BEGIN

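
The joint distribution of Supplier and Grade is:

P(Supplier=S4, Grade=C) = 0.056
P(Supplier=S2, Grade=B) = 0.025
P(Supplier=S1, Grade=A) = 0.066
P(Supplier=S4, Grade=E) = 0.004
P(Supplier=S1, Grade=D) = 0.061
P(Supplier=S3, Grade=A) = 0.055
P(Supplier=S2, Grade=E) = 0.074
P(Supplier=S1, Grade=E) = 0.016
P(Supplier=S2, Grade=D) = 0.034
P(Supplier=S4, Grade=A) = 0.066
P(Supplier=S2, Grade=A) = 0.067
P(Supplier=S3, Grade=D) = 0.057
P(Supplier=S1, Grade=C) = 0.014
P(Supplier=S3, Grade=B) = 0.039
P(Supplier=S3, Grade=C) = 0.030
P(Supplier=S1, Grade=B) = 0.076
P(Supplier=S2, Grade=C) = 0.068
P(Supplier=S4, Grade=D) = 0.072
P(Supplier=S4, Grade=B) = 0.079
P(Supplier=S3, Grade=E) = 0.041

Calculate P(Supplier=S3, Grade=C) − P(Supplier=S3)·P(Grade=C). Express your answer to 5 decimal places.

P(Supplier=S3) = 0.055 + 0.039 + 0.030 + 0.057 + 0.041 = 0.222.
P(Grade=C) = 0.014 + 0.068 + 0.030 + 0.056 = 0.168.
P(Supplier=S3, Grade=C) − P(Supplier=S3)P(Grade=C) = 0.030 − 0.222×0.168 = -0.00730.

-0.00730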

END

Exercise description:
Every record needs to be written out again, exactly as it was given.

Exercise output:
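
The joint distribution of Supplier and Grade is:

P(Supplier=S4, Grade=C) = 0.056
P(Supplier=S2, Grade=B) = 0.025
P(Supplier=S1, Grade=A) = 0.066
P(Supplier=S4, Grade=E) = 0.004
P(Supplier=S1, Grade=D) = 0.061
P(Supplier=S3, Grade=A) = 0.055
P(Supplier=S2, Grade=E) = 0.074
P(Supplier=S1, Grade=E) = 0.016
P(Supplier=S2, Grade=D) = 0.034
P(Supplier=S4, Grade=A) = 0.066
P(Supplier=S2, Grade=A) = 0.067
P(Supplier=S3, Grade=D) = 0.057
P(Supplier=S1, Grade=C) = 0.014
P(Supplier=S3, Grade=B) = 0.039
P(Supplier=S3, Grade=C) = 0.030
P(Supplier=S1, Grade=B) = 0.076
P(Supplier=S2, Grade=C) = 0.068
P(Supplier=S4, Grade=D) = 0.072
P(Supplier=S4, Grade=B) = 0.079
P(Supplier=S3, Grade=E) = 0.041

Calculate P(Supplier=S3, Grade=C) − P(Supplier=S3)·P(Grade=C). Express your answer to 5 decimal places.

P(Supplier=S3) = 0.055 + 0.039 + 0.030 + 0.057 + 0.041 = 0.222.
P(Grade=C) = 0.014 + 0.068 + 0.030 + 0.056 = 0.168.
P(Supplier=S3, Grade=C) − P(Supplier=S3)P(Grade=C) = 0.030 − 0.222×0.168 = -0.00730.

-0.00730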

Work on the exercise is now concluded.